(Dataset items)
·····
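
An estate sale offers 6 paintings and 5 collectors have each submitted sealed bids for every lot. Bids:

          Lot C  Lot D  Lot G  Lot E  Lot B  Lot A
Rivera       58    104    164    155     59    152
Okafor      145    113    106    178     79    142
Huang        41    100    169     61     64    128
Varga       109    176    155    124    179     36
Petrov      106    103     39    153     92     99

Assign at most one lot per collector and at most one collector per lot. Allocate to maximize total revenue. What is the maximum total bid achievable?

Optimal: Rivera→Lot A ($152), Okafor→Lot C ($145), Huang→Lot G ($169), Varga→Lot B ($179), Petrov→Lot E ($153) — total 152+145+169+179+153 = $798.
Row-greedy (each collector in turn takes its best remaining lot) gives $755, worse by 43.
Swapping Huang↔Okafor (Huang→Lot C $41, Okafor→Lot G $106) loses 167.
Checked against all permutations: $798 is optimal.

Max total: $798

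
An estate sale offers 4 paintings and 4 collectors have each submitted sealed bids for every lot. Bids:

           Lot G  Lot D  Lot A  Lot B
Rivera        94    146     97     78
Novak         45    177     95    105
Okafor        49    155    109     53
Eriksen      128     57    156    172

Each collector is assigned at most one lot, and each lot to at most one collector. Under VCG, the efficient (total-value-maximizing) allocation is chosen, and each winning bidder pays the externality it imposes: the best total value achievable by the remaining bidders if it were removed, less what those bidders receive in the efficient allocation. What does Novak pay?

Efficient allocation: Rivera→Lot G ($94), Novak→Lot D ($177), Okafor→Lot A ($109), Eriksen→Lot B ($172); total welfare W = $552.
Novak receives Lot D at value $177, so the others get W − 177 = $375.
Without Novak: best allocation of the remaining 3 bidders over all 4 lots is Rivera→Lot D ($146), Okafor→Lot A ($109), Eriksen→Lot B ($172), total $427.
VCG payment = (others' best without Novak) − (others' welfare with Novak) = 427 − 375 = $52.

Novak pays $52.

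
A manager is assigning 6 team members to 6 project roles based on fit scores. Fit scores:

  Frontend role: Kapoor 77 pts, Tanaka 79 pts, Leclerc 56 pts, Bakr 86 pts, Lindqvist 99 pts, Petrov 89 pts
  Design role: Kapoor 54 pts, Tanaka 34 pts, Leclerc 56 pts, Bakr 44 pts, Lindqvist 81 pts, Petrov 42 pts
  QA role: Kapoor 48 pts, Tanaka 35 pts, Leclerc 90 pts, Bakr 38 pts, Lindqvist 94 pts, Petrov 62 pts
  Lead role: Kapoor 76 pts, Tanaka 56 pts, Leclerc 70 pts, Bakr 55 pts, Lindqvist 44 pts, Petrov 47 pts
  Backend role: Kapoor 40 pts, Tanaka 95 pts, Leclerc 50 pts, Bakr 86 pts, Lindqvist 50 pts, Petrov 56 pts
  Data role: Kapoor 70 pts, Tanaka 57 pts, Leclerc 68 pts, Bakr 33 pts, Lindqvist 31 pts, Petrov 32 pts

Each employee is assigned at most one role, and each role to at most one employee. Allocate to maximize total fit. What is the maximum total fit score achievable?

Maximum total: 480 pts

Treat this as an assignment problem: match each employee to one role.
Optimal: Kapoor→Data role (70 pts), Tanaka→Backend role (95 pts), Leclerc→QA role (90 pts), Bakr→Lead role (55 pts), Lindqvist→Design role (81 pts), Petrov→Frontend role (89 pts) — total 70+95+90+55+81+89 = 480 pts.
Column-greedy (each role in turn goes to its best remaining employee) gives 421 pts, worse by 59.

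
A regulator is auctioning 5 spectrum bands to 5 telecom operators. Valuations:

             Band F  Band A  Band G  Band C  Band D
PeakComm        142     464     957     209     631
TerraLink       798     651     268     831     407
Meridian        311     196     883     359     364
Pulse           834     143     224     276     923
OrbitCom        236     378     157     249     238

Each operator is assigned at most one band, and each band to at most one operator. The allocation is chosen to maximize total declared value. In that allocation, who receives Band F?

Treat this as an assignment problem: match each operator to one band.
Optimal: PeakComm→Band D ($631M), TerraLink→Band C ($831M), Meridian→Band G ($883M), Pulse→Band F ($834M), OrbitCom→Band A ($378M) — total 631+831+883+834+378 = $3557M.
Row-greedy (each operator in turn takes its best remaining band) gives $3364M, worse by 193.
No other one-to-one assignment exceeds $3557M.
Pulse's own top band is Band D ($923M), but forcing Pulse→Band D and reassigning the rest optimally gives only $3415M — worse by 142.

Pulse receives Band F.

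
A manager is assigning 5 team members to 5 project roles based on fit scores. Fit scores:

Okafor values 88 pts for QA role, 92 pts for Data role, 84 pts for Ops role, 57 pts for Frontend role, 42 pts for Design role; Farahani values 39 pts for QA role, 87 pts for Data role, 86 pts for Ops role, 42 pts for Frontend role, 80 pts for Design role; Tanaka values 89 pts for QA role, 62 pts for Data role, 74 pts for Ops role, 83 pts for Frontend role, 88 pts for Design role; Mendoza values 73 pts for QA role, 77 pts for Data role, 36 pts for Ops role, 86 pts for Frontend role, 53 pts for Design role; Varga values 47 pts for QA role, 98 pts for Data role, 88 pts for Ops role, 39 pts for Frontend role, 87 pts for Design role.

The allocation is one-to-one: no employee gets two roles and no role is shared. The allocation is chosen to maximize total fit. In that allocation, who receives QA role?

Okafor receives QA role.

Optimal: Okafor→QA role (88 pts), Farahani→Ops role (86 pts), Tanaka→Design role (88 pts), Mendoza→Frontend role (86 pts), Varga→Data role (98 pts) — total 88+86+88+86+98 = 446 pts.
Row-greedy (each employee in turn takes its best remaining role) gives 440 pts, worse by 6.
Checked against all permutations: 446 pts is optimal.
Okafor's own top role is Data role (92 pts), but forcing Okafor→Data role and reassigning the rest optimally gives only 440 pts — worse by 6.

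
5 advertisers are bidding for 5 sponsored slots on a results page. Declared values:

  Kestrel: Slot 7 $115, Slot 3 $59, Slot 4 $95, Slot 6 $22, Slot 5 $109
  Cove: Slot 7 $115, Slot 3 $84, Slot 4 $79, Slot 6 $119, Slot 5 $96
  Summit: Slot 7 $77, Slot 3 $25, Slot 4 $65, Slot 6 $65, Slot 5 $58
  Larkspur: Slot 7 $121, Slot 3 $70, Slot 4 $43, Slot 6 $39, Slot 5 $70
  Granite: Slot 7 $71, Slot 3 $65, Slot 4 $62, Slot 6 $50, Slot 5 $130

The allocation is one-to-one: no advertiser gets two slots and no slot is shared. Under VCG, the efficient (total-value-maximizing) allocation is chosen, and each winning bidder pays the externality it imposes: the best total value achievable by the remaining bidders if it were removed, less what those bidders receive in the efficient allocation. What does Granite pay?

Efficient allocation: Kestrel→Slot 7 ($115), Cove→Slot 6 ($119), Summit→Slot 4 ($65), Larkspur→Slot 3 ($70), Granite→Slot 5 ($130); total welfare W = $499.
Granite receives Slot 5 at value $130, so the others get W − 130 = $369.
Without Granite: best allocation of the remaining 4 bidders over all 5 slots is Kestrel→Slot 5 ($109), Cove→Slot 6 ($119), Summit→Slot 4 ($65), Larkspur→Slot 7 ($121), total $414.
VCG payment = (others' best without Granite) − (others' welfare with Granite) = 414 − 369 = $45.

Granite pays $45.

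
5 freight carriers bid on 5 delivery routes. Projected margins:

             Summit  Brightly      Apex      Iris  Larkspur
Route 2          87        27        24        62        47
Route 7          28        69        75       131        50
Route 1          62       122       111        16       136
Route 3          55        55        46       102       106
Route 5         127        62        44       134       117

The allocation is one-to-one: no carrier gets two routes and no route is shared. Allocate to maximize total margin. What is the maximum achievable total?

This is the linear assignment problem.
Optimal: Summit→Route 2 ($87k), Brightly→Route 1 ($122k), Apex→Route 7 ($75k), Iris→Route 5 ($134k), Larkspur→Route 3 ($106k) — total 87+122+75+134+106 = $524k.
Row-greedy (each carrier in turn takes its best remaining route) gives $473k, worse by 51.

Max total: $524k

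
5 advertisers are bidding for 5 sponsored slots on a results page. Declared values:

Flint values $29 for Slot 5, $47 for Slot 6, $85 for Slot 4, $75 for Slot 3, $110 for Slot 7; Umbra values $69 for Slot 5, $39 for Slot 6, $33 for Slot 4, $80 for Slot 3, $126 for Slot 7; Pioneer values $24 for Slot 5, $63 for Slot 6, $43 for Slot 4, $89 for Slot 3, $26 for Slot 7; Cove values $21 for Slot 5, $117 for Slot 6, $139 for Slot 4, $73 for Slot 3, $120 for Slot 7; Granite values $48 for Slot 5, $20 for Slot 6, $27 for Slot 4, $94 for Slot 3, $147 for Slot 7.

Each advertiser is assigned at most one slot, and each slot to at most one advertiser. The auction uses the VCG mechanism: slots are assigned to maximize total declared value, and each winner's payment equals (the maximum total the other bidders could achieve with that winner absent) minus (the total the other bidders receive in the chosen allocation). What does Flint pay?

Flint pays $22.

Efficient allocation: Flint→Slot 4 ($85), Umbra→Slot 5 ($69), Pioneer→Slot 3 ($89), Cove→Slot 6 ($117), Granite→Slot 7 ($147); total welfare W = $507.
Flint receives Slot 4 at value $85, so the others get W − 85 = $422.
Without Flint: best allocation of the remaining 4 bidders over all 5 slots is Umbra→Slot 5 ($69), Pioneer→Slot 3 ($89), Cove→Slot 4 ($139), Granite→Slot 7 ($147), total $444.
VCG payment = (others' best without Flint) − (others' welfare with Flint) = 444 − 422 = $22.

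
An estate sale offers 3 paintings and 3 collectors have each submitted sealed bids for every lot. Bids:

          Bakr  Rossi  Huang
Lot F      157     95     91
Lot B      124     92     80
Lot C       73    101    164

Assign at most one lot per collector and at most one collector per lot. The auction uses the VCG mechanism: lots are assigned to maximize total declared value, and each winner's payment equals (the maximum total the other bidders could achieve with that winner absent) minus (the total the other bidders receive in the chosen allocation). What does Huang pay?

Huang pays $9.

Efficient allocation: Bakr→Lot F ($157), Rossi→Lot B ($92), Huang→Lot C ($164); total welfare W = $413.
Huang receives Lot C at value $164, so the others get W − 164 = $249.
Without Huang: best allocation of the remaining 2 bidders over all 3 lots is Bakr→Lot F ($157), Rossi→Lot C ($101), total $258.
VCG payment = (others' best without Huang) − (others' welfare with Huang) = 258 − 249 = $9.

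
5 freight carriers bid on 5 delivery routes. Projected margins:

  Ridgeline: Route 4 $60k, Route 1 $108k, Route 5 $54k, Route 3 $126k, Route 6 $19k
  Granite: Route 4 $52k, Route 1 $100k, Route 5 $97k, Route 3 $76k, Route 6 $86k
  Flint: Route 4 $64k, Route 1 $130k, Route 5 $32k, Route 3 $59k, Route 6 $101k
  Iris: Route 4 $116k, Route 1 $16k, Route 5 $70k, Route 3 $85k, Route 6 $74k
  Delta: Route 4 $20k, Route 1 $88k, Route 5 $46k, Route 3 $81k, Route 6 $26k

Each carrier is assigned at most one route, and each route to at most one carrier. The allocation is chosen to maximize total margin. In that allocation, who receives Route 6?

Flint receives Route 6.

Optimal: Ridgeline→Route 3 ($126k), Granite→Route 5 ($97k), Flint→Route 6 ($101k), Iris→Route 4 ($116k), Delta→Route 1 ($88k) — total 126+97+101+116+88 = $528k.
Column-greedy (each route in turn goes to its best remaining carrier) gives $495k, worse by 33.
Next-best assignment: Ridgeline→Route 3, Granite→Route 6, Flint→Route 1, Iris→Route 4, Delta→Route 5 = $504k.
Swapping Granite↔Delta (Granite→Route 1 $100k, Delta→Route 5 $46k) loses 39.
Flint's own top route is Route 1 ($130k), but forcing Flint→Route 1 and reassigning the rest optimally gives only $504k — worse by 24.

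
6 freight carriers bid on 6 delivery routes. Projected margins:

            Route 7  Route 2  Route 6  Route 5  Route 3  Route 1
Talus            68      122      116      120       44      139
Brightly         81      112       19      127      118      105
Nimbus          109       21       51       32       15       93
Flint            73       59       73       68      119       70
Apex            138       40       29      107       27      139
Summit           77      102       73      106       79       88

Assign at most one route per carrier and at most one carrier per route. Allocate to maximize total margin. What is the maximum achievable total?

Maximum total: $712k

This is the linear assignment problem.
Optimal: Talus→Route 6 ($116k), Brightly→Route 5 ($127k), Nimbus→Route 7 ($109k), Flint→Route 3 ($119k), Apex→Route 1 ($139k), Summit→Route 2 ($102k) — total 116+127+109+119+139+102 = $712k.
Column-greedy (each route in turn goes to its best remaining carrier) gives $632k, worse by 80.
Swapping Summit↔Talus (Summit→Route 6 $73k, Talus→Route 2 $122k) loses 23.
Checked against all permutations: $712k is optimal.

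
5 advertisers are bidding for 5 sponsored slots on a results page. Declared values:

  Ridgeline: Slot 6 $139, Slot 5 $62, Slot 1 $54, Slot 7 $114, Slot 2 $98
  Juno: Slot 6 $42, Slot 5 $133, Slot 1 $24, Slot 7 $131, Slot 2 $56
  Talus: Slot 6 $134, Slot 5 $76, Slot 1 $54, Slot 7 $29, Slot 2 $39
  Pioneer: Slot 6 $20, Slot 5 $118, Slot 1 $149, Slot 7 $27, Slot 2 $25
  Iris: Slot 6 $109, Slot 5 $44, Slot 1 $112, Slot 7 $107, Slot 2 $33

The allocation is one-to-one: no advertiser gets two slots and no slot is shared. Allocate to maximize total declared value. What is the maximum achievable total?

Optimal: Ridgeline→Slot 2 ($98), Juno→Slot 5 ($133), Talus→Slot 6 ($134), Pioneer→Slot 1 ($149), Iris→Slot 7 ($107) — total 98+133+134+149+107 = $621.
Next-best assignment: Ridgeline→Slot 2, Juno→Slot 7, Talus→Slot 6, Pioneer→Slot 5, Iris→Slot 1 = $593.
Checked against all permutations: $621 is optimal.

Maximum total: $621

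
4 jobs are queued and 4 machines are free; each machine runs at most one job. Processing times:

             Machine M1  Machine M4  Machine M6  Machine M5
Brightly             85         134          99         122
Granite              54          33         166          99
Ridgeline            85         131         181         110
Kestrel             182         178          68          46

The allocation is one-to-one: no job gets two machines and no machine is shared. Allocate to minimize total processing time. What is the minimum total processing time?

Optimal: Brightly→Machine M6 (99 min), Granite→Machine M4 (33 min), Ridgeline→Machine M1 (85 min), Kestrel→Machine M5 (46 min) — total 99+33+85+46 = 263 min.
Column-greedy (each machine in turn goes to its cheapest remaining job) gives 375 min, worse by 112.

Minimum total: 263 min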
·····
### Task brief
Reply with a number alone, the number of lines of the records that hold the word "Bids".

### Response
3